### [RECORDS FOR THIS TASK]
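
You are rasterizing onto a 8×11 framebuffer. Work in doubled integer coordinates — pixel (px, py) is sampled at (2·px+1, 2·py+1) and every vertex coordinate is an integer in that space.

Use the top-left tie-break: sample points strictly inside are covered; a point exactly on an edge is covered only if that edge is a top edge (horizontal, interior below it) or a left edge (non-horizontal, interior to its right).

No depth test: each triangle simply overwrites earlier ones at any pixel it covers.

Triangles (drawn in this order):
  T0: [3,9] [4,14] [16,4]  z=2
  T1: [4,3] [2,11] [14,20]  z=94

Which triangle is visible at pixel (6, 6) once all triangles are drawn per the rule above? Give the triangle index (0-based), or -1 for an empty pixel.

T0:
  2·area = 70  (B↔C swapped to make it positive)
  edge (3, 9)→(16, 4): d=(13,-5) top-left  bias=+0
  edge (16, 4)→(4, 14): d=(-12,10) right/bottom  bias=-1
  edge (4, 14)→(3, 9): d=(-1,-5) top-left  bias=+0
    (4,3)@(9, 7): e=[4,34,32] → #
    (5,3)@(11, 7): e=[14,14,42] → #
    (6,3)@(13, 7): e=[24,-6,52] → ·
    (1,4)@(3, 9): e=[0,70,0] → #  [on edge]
    (2,4)@(5, 9): e=[10,50,10] → #
    (3,4)@(7, 9): e=[20,30,20] → #
    (5,4)@(11, 9): e=[40,-10,40] → ·
    (1,5)@(3, 11): e=[26,46,-2] → ·
    (2,5)@(5, 11): e=[36,26,8] → #
    (4,5)@(9, 11): e=[56,-14,28] → ·
    (2,6)@(5, 13): e=[62,2,6] → #
    (3,6)@(7, 13): e=[72,-18,16] → ·
    (2,9)@(5, 19): e=[140,-70,0] → ·  [on edge]
  covered (9 px):
    · · · · · · · ·
    · · · · · · · ·
    · · · · · · · ·
    · · · · # # · ·
    · # # # # · · ·
    · · # # · · · ·
    · · # · · · · ·
    · · · · · · · ·
    · · · · · · · ·
    · · · · · · · ·
    · · · · · · · ·
T1:
  2·area = 114  (B↔C swapped to make it positive)
  edge (4, 3)→(14, 20): d=(10,17) right/bottom  bias=-1
  edge (14, 20)→(2, 11): d=(-12,-9) top-left  bias=+0
  edge (2, 11)→(4, 3): d=(2,-8) top-left  bias=+0
    (2,2)@(5, 5): e=[3,99,12] → #
    (3,2)@(7, 5): e=[-31,117,28] → ·
    (1,3)@(3, 7): e=[57,57,0] → #  [on edge]
    (3,3)@(7, 7): e=[-11,93,32] → ·
    (1,4)@(3, 9): e=[77,33,4] → #
    (3,4)@(7, 9): e=[9,69,36] → #
    (4,4)@(9, 9): e=[-25,87,52] → ·
    (1,5)@(3, 11): e=[97,9,8] → #
    (4,5)@(9, 11): e=[-5,63,56] → ·
    (1,6)@(3, 13): e=[117,-15,12] → ·
    (2,6)@(5, 13): e=[83,3,28] → #
    (4,6)@(9, 13): e=[15,39,60] → #
    (0,7)@(1, 15): e=[171,-57,0] → ·  [on edge]
  covered (16 px):
    · · · · · · · ·
    · · · · · · · ·
    · · # · · · · ·
    · # # · · · · ·
    · # # # · · · ·
    · # # # · · · ·
    · · # # # · · ·
    · · · · # # · ·
    · · · · · # · ·
    · · · · · · # ·
    · · · · · · · ·

Z-buffer (winner per pixel, '.' = empty):
  . . . . . . . .
  . . . . . . . .
  . . 1 . . . . .
  . 1 1 . 0 0 . .
  . 1 1 1 0 . . .
  . 1 1 1 . . . .
  . . 1 1 1 . . .
  . . . . 1 1 . .
  . . . . . 1 . .
  . . . . . . 1 .
  . . . . . . . .

Result: -1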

### [WORK INSTRUCTION]
In the entries above, find the lines containing the word "that" and say how many there are, with no other words.

### [ANSWER SPACE]
2